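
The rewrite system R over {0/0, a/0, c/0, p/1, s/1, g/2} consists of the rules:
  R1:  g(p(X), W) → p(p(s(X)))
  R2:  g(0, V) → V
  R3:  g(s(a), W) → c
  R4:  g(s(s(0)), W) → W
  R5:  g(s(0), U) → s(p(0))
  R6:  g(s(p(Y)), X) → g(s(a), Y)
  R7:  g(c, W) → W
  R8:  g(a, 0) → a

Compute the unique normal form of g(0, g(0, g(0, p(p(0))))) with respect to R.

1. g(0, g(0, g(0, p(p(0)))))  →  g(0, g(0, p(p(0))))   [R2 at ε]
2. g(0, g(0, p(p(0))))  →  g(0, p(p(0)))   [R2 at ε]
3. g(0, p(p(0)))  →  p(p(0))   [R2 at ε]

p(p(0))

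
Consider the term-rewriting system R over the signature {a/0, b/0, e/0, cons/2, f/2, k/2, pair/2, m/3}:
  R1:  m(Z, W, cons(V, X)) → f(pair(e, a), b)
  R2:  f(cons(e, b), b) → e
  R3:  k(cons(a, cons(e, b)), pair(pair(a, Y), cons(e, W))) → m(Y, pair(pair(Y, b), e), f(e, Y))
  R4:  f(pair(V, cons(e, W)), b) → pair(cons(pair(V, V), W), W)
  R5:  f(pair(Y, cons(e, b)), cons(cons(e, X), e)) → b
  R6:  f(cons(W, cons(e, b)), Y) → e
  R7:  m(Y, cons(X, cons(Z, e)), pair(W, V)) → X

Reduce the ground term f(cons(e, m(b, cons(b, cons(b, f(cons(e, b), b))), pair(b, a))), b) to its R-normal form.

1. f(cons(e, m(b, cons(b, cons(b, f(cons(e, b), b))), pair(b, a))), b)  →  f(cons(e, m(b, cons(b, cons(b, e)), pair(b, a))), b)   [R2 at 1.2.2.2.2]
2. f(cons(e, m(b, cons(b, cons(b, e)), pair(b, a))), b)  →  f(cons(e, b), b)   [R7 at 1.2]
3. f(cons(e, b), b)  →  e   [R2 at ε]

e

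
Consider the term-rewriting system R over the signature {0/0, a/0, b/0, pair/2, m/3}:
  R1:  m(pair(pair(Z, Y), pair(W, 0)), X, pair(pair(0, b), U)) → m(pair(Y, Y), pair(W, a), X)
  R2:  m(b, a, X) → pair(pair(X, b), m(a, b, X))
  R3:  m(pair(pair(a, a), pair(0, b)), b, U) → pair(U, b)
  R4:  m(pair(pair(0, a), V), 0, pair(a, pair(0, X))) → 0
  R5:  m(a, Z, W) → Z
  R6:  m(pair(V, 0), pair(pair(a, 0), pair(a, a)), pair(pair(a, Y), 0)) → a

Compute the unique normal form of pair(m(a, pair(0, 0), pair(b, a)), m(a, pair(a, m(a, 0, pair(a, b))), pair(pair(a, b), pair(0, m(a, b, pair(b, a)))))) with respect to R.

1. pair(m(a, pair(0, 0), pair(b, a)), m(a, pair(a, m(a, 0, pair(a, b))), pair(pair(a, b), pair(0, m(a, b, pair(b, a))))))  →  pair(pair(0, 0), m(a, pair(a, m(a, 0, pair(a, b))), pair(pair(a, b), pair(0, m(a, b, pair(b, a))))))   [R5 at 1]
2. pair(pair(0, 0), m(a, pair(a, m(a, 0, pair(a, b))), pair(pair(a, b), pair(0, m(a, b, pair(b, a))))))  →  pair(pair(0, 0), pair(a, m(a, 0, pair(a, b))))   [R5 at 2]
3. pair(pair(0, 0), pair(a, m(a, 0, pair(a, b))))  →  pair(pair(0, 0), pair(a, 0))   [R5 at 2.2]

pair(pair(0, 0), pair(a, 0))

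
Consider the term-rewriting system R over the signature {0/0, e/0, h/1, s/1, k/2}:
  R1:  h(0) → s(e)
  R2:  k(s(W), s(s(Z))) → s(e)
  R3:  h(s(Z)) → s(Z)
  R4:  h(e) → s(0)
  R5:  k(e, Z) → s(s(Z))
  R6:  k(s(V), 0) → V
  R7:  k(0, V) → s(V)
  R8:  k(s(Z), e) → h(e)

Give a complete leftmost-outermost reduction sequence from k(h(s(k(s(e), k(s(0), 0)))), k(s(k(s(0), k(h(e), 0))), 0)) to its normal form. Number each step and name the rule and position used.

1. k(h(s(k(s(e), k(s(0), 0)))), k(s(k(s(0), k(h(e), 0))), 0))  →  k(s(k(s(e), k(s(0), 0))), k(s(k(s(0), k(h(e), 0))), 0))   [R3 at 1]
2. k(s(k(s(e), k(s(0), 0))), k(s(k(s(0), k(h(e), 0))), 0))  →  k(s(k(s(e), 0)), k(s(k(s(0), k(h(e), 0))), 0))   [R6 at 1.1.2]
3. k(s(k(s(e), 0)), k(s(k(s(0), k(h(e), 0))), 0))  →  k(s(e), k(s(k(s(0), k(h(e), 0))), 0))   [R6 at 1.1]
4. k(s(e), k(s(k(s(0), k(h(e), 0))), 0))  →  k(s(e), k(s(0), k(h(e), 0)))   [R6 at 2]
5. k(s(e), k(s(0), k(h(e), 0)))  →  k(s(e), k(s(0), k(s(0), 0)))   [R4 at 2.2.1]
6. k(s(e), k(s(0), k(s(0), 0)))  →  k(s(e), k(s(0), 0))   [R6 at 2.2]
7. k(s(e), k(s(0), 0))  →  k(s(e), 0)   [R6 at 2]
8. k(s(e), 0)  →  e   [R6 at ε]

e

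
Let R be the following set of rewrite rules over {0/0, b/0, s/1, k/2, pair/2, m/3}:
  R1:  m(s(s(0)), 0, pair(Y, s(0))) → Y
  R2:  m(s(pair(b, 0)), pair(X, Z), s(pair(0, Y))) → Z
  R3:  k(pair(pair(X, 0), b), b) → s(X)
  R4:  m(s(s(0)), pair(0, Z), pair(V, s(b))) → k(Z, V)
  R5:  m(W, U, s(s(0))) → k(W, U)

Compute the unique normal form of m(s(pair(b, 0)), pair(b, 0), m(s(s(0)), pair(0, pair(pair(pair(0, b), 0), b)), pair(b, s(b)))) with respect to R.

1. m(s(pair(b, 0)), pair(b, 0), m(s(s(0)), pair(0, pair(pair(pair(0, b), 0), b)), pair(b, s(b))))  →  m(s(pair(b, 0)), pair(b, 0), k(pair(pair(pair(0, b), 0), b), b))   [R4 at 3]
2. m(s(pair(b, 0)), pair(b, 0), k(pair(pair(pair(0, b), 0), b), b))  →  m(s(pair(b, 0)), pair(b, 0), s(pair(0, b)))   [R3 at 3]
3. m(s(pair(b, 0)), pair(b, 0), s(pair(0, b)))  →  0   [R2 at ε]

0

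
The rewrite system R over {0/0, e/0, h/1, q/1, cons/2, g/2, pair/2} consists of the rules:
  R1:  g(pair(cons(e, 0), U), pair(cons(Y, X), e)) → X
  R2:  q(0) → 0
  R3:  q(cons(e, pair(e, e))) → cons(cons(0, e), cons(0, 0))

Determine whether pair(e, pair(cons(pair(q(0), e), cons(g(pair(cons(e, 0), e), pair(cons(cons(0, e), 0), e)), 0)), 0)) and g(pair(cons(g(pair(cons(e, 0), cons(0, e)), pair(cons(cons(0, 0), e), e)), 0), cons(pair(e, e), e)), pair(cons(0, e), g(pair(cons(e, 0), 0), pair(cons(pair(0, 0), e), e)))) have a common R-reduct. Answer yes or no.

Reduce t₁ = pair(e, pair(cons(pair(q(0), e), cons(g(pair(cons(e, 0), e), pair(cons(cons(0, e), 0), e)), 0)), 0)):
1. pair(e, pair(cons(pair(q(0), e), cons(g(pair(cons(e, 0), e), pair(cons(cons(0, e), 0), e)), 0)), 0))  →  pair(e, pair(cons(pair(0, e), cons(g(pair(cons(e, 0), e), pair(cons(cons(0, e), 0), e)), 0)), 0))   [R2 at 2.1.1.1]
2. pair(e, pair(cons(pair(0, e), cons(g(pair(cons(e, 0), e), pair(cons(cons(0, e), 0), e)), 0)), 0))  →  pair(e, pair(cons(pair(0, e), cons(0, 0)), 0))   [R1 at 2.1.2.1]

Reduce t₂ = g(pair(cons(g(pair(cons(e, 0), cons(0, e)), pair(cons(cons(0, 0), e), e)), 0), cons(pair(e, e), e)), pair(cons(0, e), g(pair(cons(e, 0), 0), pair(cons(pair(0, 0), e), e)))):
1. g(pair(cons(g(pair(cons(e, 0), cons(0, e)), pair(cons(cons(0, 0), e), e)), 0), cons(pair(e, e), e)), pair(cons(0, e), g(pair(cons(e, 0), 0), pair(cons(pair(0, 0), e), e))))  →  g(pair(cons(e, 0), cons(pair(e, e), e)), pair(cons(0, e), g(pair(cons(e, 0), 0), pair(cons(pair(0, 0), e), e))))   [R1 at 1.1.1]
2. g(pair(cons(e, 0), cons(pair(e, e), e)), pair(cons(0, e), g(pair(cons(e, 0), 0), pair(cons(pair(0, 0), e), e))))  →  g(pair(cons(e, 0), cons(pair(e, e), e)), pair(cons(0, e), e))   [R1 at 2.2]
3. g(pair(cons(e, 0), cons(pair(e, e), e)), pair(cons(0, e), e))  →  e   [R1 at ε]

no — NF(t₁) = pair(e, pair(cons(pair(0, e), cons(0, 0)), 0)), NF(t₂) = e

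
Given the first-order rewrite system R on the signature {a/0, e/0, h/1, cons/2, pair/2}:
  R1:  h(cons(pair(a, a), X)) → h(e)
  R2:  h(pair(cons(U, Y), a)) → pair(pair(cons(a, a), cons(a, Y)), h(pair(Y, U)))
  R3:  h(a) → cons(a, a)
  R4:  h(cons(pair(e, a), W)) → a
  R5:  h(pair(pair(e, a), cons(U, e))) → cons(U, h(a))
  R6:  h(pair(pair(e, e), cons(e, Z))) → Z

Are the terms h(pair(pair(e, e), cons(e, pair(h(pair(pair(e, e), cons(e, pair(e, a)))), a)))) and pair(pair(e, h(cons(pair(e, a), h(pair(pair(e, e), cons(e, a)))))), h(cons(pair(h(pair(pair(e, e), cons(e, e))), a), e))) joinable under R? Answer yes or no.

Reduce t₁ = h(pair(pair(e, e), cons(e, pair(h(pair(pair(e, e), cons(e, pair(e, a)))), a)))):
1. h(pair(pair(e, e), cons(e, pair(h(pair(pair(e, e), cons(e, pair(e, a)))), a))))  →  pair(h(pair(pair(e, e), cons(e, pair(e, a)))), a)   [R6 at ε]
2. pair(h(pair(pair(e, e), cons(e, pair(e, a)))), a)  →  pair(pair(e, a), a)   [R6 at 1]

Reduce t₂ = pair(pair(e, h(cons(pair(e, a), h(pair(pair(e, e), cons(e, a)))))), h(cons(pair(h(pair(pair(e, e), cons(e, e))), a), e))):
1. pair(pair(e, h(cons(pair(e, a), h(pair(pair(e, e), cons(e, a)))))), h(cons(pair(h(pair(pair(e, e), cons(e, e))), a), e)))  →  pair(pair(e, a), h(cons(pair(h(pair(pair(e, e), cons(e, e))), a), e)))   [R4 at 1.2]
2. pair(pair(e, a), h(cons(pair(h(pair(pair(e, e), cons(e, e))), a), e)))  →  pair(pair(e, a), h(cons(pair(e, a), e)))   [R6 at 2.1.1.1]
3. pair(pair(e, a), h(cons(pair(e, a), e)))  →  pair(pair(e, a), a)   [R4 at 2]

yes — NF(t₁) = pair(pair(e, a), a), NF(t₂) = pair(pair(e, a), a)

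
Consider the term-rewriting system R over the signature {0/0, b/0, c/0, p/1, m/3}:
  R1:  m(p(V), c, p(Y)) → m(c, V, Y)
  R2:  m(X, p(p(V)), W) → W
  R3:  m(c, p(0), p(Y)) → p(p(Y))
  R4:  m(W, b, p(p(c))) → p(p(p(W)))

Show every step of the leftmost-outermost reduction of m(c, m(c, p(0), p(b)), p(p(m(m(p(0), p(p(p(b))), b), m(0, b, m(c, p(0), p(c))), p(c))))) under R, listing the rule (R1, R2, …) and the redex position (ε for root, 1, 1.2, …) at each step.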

● EXERCISE OBJECTIVE: Write out exactly the lines between the start of the entries and the line containing "pair(pair(a, Y), 0)) → a", including that line and the first one.

● EXERCISE RESPONSE:
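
The rewrite system R over {0/0, a/0, c/0, p/1, s/1, g/2} consists of the rules:
  R1:  g(p(X), W) → p(p(s(X)))
  R2:  g(0, V) → V
  R3:  g(s(a), W) → c
  R4:  g(s(s(0)), W) → W
  R5:  g(s(0), U) → s(p(0))
  R6:  g(s(p(Y)), X) → g(s(a), Y)
  R7:  g(c, W) → W
  R8:  g(a, 0) → a

Compute the unique normal form of g(0, g(0, g(0, p(p(0))))) with respect to R.

1. g(0, g(0, g(0, p(p(0)))))  →  g(0, g(0, p(p(0))))   [R2 at ε]
2. g(0, g(0, p(p(0))))  →  g(0, p(p(0)))   [R2 at ε]
3. g(0, p(p(0)))  →  p(p(0))   [R2 at ε]

p(p(0))

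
Consider the term-rewriting system R over the signature {a/0, b/0, e/0, cons/2, f/2, k/2, pair/2, m/3}:
  R1:  m(Z, W, cons(V, X)) → f(pair(e, a), b)
  R2:  f(cons(e, b), b) → e
  R3:  k(cons(a, cons(e, b)), pair(pair(a, Y), cons(e, W))) → m(Y, pair(pair(Y, b), e), f(e, Y))
  R4:  f(pair(V, cons(e, W)), b) → pair(cons(pair(V, V), W), W)
  R5:  f(pair(Y, cons(e, b)), cons(cons(e, X), e)) → b
  R6:  f(cons(W, cons(e, b)), Y) → e
  R7:  m(Y, cons(X, cons(Z, e)), pair(W, V)) → X

Reduce the ground term f(cons(e, m(b, cons(b, cons(b, f(cons(e, b), b))), pair(b, a))), b) to its R-normal form.

1. f(cons(e, m(b, cons(b, cons(b, f(cons(e, b), b))), pair(b, a))), b)  →  f(cons(e, m(b, cons(b, cons(b, e)), pair(b, a))), b)   [R2 at 1.2.2.2.2]
2. f(cons(e, m(b, cons(b, cons(b, e)), pair(b, a))), b)  →  f(cons(e, b), b)   [R7 at 1.2]
3. f(cons(e, b), b)  →  e   [R2 at ε]

e

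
Consider the term-rewriting system R over the signature {0/0, a/0, b/0, pair/2, m/3}:
  R1:  m(pair(pair(Z, Y), pair(W, 0)), X, pair(pair(0, b), U)) → m(pair(Y, Y), pair(W, a), X)
  R2:  m(b, a, X) → pair(pair(X, b), m(a, b, X))
  R3:  m(pair(pair(a, a), pair(0, b)), b, U) → pair(U, b)
  R4:  m(pair(pair(0, a), V), 0, pair(a, pair(0, X))) → 0
  R5:  m(a, Z, W) → Z
  R6:  m(pair(V, 0), pair(pair(a, 0), pair(a, a)), pair(pair(a, Y), 0)) → a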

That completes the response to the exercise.